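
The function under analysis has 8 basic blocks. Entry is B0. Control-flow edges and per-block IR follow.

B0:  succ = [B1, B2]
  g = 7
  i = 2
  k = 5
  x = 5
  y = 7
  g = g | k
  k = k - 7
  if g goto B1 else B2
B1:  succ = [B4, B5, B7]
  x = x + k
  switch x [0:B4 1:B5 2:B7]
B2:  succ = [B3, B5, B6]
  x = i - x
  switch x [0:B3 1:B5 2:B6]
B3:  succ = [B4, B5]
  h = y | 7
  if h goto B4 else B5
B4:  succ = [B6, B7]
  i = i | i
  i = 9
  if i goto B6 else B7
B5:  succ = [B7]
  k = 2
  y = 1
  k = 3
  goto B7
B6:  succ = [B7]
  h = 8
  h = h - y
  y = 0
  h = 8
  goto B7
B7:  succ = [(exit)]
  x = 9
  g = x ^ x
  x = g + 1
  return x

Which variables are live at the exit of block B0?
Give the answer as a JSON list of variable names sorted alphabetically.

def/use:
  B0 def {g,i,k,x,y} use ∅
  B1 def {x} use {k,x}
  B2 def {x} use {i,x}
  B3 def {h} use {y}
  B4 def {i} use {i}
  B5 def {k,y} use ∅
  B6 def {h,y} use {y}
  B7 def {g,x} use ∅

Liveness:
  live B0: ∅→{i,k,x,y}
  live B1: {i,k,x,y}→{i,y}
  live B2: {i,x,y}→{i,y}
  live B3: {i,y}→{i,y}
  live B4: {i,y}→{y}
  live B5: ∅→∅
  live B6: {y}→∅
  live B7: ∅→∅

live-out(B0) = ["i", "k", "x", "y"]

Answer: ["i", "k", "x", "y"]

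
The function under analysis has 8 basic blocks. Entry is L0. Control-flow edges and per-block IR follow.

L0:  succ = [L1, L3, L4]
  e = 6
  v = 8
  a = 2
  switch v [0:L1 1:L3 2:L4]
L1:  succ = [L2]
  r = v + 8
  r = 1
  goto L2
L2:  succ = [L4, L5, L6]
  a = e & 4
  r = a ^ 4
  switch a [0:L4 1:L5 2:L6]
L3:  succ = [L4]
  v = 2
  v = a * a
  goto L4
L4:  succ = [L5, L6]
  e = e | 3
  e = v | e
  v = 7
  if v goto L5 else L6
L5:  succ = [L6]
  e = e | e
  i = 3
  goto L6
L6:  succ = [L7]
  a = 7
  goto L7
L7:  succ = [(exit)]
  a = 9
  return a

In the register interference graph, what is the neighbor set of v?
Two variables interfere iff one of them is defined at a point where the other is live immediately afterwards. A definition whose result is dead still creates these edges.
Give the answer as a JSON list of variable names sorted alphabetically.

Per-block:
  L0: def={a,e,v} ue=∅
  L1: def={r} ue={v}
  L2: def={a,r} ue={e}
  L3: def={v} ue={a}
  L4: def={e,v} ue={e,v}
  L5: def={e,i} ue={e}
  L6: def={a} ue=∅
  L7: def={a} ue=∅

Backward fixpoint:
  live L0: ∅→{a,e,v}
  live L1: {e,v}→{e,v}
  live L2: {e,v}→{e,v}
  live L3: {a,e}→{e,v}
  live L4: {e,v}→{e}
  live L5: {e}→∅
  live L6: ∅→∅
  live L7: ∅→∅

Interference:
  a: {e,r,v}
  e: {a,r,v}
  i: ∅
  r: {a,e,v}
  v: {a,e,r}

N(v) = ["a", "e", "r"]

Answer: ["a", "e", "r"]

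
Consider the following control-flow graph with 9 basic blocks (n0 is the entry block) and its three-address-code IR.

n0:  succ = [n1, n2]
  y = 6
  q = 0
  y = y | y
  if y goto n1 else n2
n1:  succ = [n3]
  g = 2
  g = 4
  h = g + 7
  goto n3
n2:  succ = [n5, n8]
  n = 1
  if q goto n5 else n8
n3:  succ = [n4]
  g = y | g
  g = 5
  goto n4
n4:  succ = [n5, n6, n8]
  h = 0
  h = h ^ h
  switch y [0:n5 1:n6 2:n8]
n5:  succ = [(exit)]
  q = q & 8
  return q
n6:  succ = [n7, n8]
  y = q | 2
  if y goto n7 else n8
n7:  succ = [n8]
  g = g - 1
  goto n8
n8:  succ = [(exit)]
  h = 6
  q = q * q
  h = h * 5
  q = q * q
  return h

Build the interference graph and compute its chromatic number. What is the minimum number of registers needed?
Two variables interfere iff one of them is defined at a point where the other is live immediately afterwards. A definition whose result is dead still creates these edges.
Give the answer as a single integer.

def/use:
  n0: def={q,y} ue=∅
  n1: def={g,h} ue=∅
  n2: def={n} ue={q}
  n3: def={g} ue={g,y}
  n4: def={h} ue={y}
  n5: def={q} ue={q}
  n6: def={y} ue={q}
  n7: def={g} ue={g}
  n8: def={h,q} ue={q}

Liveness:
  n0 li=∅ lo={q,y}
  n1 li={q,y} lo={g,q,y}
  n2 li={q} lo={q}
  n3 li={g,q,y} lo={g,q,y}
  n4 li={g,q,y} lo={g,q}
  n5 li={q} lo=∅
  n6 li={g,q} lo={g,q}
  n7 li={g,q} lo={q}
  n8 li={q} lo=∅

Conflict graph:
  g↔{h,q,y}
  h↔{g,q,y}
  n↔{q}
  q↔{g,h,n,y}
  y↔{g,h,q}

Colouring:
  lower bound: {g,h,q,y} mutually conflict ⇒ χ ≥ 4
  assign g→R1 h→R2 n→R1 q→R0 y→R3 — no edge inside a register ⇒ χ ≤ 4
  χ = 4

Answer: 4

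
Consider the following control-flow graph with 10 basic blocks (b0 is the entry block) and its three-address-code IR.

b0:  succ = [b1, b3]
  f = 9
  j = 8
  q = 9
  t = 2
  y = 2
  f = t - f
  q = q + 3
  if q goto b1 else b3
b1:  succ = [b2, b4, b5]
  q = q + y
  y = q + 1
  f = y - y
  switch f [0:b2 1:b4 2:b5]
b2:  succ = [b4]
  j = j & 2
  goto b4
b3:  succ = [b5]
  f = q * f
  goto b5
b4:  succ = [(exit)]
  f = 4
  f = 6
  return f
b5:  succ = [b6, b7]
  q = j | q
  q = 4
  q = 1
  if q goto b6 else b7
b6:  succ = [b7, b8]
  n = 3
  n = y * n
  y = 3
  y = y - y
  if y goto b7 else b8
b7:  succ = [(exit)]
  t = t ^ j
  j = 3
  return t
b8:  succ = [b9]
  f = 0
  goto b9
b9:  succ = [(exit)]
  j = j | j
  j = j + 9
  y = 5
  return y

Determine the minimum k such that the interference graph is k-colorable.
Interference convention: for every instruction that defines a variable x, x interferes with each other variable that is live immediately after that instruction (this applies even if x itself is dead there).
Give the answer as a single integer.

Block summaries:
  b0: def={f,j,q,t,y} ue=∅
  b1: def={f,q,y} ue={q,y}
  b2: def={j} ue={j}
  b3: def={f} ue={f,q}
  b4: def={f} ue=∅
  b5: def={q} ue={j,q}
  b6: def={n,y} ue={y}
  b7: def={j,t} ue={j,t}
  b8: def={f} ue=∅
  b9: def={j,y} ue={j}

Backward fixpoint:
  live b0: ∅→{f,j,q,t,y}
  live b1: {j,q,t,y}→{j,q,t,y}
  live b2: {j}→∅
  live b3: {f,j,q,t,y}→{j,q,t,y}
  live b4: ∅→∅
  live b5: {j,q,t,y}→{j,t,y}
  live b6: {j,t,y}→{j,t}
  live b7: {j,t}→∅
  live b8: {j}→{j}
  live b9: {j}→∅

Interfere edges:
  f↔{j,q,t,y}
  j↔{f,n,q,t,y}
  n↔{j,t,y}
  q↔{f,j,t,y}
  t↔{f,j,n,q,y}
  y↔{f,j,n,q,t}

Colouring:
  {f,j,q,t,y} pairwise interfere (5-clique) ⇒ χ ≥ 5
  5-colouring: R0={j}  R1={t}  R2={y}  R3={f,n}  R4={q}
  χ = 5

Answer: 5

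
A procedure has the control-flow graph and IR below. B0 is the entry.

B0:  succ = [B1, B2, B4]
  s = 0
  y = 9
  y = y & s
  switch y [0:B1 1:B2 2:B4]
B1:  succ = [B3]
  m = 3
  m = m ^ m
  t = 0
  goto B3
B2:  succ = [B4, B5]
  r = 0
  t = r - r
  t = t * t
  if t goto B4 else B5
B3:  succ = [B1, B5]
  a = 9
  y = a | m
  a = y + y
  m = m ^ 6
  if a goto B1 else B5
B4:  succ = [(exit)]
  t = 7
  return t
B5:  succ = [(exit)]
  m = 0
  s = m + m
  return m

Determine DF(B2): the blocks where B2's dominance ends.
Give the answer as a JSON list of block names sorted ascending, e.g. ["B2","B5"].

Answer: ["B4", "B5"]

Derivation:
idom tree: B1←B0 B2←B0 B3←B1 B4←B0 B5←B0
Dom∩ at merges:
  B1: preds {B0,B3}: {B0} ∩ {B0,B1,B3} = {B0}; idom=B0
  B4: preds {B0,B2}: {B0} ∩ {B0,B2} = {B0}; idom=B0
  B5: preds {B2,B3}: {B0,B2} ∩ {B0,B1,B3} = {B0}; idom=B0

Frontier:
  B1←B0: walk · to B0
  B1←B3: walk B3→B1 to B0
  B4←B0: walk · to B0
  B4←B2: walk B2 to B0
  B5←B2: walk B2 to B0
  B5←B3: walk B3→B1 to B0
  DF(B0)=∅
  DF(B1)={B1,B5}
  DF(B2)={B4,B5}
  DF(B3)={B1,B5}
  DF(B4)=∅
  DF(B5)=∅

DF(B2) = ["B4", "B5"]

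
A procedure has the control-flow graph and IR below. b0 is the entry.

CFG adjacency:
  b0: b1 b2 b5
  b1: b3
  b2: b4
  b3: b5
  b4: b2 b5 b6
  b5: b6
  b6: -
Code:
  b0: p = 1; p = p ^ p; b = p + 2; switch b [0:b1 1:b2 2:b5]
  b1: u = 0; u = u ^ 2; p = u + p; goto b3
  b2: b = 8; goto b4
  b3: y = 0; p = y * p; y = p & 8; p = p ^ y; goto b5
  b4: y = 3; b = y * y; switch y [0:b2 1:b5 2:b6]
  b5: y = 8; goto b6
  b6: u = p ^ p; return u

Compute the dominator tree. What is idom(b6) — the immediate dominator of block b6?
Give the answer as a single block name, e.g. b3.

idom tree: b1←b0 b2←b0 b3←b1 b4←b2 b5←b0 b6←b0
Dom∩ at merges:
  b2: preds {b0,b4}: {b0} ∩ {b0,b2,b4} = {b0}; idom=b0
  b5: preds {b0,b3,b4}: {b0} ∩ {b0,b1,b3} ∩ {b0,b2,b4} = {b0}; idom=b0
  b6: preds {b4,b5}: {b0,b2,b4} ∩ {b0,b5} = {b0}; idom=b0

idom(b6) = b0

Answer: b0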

--

Only lines with the word "following" are wanted; pull each of them from the records.

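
Consider the following control-flow graph with 9 basic blocks (n0 is the entry block) and its three-address-code IR.
Consider the following control-flow graph with 10 basic blocks (b0 is the entry block) and its three-address-code IR.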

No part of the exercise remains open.